### What this task involves
Output only the stretch of the listing that starts at the line containing "The latency alert has fired. It" and ends at the line containing "A student's high", reproduced exactly with both ends.

### Recorded data
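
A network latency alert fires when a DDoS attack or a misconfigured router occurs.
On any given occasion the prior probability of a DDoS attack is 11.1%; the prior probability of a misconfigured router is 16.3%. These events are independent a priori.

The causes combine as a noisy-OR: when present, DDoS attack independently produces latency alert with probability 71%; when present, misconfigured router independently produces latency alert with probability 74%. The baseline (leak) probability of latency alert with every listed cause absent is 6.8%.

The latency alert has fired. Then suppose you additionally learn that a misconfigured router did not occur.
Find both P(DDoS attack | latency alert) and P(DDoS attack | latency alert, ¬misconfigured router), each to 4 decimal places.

P(DDoS attack | latency alert) ≈ 0.3454; P(DDoS attack | latency alert, ¬misconfigured router) ≈ 0.5726

Under noisy-OR, P(latency alert | causes) = 1 − (1−0.068)·∏(1−qᵢ) over the active causes.
Sum P(latency alert|·) weighted by the priors over the 4 (DDoS attack, misconfigured router) configurations:
  P(latency alert) = 0.068*0.889*0.837 + 0.75768*0.889*0.163 + 0.72972*0.111*0.837 + 0.929727*0.111*0.163
        = 0.050598 + 0.109793 + 0.067796 + 0.016822 = 0.245009
Keeping only the DDoS attack-present terms gives 0.084618, so
  P(DDoS attack | latency alert) = 0.084618 / 0.245009 ≈ 0.3454

With the extra evidence:
P(latency alert | ¬misconfigured router) = 0.068·0.889 + 0.72972·0.111 = 0.060452 + 0.080999 = 0.141451
Of this, 0.080999 comes from 0.72972·0.111 (the DDoS attack=true cases).
So P(DDoS attack | latency alert, ¬misconfigured router) = 0.080999/0.141451 ≈ 0.5726.
With misconfigured router excluded, DDoS attack must carry more of the explanatory weight for the latency alert.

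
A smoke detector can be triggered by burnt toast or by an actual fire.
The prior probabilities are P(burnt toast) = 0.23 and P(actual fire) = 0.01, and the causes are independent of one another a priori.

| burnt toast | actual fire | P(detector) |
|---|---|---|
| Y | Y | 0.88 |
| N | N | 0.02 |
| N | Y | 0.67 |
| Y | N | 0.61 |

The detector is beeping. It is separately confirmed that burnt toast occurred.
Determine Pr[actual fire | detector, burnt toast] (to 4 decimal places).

Weight on actual fire=true, given the evidence: 0.88·0.01 = 0.008800
Denominator P(detector | burnt toast): 0.61·0.99 + 0.88·0.01 = 0.612700
P(actual fire | detector, burnt toast) = 0.008800/0.612700 ≈ 0.0144

Pr[actual fire | detector, burnt toast] ≈ 0.0144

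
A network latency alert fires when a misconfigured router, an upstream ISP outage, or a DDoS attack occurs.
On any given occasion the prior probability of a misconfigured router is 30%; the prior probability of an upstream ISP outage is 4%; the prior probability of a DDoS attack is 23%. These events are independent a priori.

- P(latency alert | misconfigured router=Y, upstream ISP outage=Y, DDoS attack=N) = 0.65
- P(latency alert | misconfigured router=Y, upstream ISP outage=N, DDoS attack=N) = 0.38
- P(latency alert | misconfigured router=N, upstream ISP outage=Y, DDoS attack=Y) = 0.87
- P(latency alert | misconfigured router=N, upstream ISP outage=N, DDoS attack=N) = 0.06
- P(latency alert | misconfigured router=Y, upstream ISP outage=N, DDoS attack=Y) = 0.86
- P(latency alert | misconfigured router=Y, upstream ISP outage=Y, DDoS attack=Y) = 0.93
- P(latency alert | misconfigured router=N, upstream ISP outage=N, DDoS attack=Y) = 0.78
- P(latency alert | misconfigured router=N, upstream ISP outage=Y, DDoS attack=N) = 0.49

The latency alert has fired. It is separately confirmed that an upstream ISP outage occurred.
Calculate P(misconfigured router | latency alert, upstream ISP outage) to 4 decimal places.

P(latency alert | upstream ISP outage) = 0.49×0.7×0.77 + 0.87×0.7×0.23 + 0.65×0.3×0.77 + 0.93×0.3×0.23 = 0.264110 + 0.140070 + 0.150150 + 0.064170 = 0.618500
Restricting to configurations with misconfigured router present: 0.150150 + 0.064170 = 0.214320.
Hence the posterior is 0.214320/0.618500 ≈ 0.3465.

P(misconfigured router | latency alert, upstream ISP outage) ≈ 0.3465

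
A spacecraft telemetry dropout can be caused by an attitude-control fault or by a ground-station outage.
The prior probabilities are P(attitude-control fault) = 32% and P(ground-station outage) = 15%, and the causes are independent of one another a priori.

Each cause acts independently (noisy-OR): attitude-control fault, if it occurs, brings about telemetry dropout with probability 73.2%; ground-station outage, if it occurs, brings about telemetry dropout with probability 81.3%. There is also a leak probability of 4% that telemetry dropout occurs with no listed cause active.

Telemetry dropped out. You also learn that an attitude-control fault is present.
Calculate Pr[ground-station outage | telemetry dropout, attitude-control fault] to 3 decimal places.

Under noisy-OR, P(telemetry dropout | causes) = 1 − (1−0.04)·∏(1−qᵢ) over the active causes.
Numerator (weight on configurations with ground-station outage): 0.951889·0.15 = 0.142783
The normalizing constant is 0.74272·0.85 + 0.951889·0.15 = 0.774095
Posterior = 0.142783 / 0.774095 ≈ 0.184

Pr[ground-station outage | telemetry dropout, attitude-control fault] ≈ 0.184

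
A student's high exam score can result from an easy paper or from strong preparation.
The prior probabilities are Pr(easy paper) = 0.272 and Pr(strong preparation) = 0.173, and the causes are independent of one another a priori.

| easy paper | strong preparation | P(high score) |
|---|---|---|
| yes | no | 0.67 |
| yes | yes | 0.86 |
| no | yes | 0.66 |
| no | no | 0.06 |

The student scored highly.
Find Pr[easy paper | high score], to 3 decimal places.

P(high score) = 0.06×0.728×0.827 + 0.66×0.728×0.173 + 0.67×0.272×0.827 + 0.86×0.272×0.173 = 0.036123 + 0.083123 + 0.150712 + 0.040468 = 0.310426
Of this, 0.191180 comes from 0.150712 + 0.040468 (the easy paper=true cases).
Hence the posterior is 0.191180/0.310426 ≈ 0.616.

Pr[easy paper | high score] ≈ 0.616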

### Problem solution
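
The latency alert has fired. It is separately confirmed that an upstream ISP outage occurred.
Calculate P(misconfigured router | latency alert, upstream ISP outage) to 4 decimal places.

P(latency alert | upstream ISP outage) = 0.49×0.7×0.77 + 0.87×0.7×0.23 + 0.65×0.3×0.77 + 0.93×0.3×0.23 = 0.264110 + 0.140070 + 0.150150 + 0.064170 = 0.618500
Restricting to configurations with misconfigured router present: 0.150150 + 0.064170 = 0.214320.
Hence the posterior is 0.214320/0.618500 ≈ 0.3465.

P(misconfigured router | latency alert, upstream ISP outage) ≈ 0.3465

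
A spacecraft telemetry dropout can be caused by an attitude-control fault or by a ground-station outage.
The prior probabilities are P(attitude-control fault) = 32% and P(ground-station outage) = 15%, and the causes are independent of one another a priori.

Each cause acts independently (noisy-OR): attitude-control fault, if it occurs, brings about telemetry dropout with probability 73.2%; ground-station outage, if it occurs, brings about telemetry dropout with probability 81.3%. There is also a leak probability of 4% that telemetry dropout occurs with no listed cause active.

Telemetry dropped out. You also learn that an attitude-control fault is present.
Calculate Pr[ground-station outage | telemetry dropout, attitude-control fault] to 3 decimal places.

Under noisy-OR, P(telemetry dropout | causes) = 1 − (1−0.04)·∏(1−qᵢ) over the active causes.
Numerator (weight on configurations with ground-station outage): 0.951889·0.15 = 0.142783
The normalizing constant is 0.74272·0.85 + 0.951889·0.15 = 0.774095
Posterior = 0.142783 / 0.774095 ≈ 0.184

Pr[ground-station outage | telemetry dropout, attitude-control fault] ≈ 0.184

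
A student's high exam score can result from an easy paper or from strong preparation.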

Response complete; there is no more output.